PROBLEM DETAILS: This exercise calls for the line with "Filers may claim", the line with "The Rural Housing", and all lines between them in the material below, output exactly and with no other lines.

AVAILABLE RECORDS:
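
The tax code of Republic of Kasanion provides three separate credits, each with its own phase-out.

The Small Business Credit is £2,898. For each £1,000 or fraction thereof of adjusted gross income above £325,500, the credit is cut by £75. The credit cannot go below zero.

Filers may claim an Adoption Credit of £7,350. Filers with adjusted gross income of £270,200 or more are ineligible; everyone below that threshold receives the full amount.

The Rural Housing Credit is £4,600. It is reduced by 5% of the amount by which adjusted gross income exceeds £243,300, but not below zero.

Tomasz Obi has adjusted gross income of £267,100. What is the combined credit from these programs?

Small Business Credit: £267,100 is at or below the £325,500 threshold, so the full £2,898 applies.
Adoption Credit: £267,100 is below the £270,200 cutoff, so the full £7,350 applies.
Rural Housing Credit: 5% of the £23,800 excess over £243,300 is £1,190; credit = £4,600 − £1,190 = £3,410.
Total: £2,898 + £7,350 + £3,410 = £13,658.

£13,658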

EXERCISE RESULT:
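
Filers may claim an Adoption Credit of £7,350. Filers with adjusted gross income of £270,200 or more are ineligible; everyone below that threshold receives the full amount.

The Rural Housing Credit is £4,600. It is reduced by 5% of the amount by which adjusted gross income exceeds £243,300, but not below zero.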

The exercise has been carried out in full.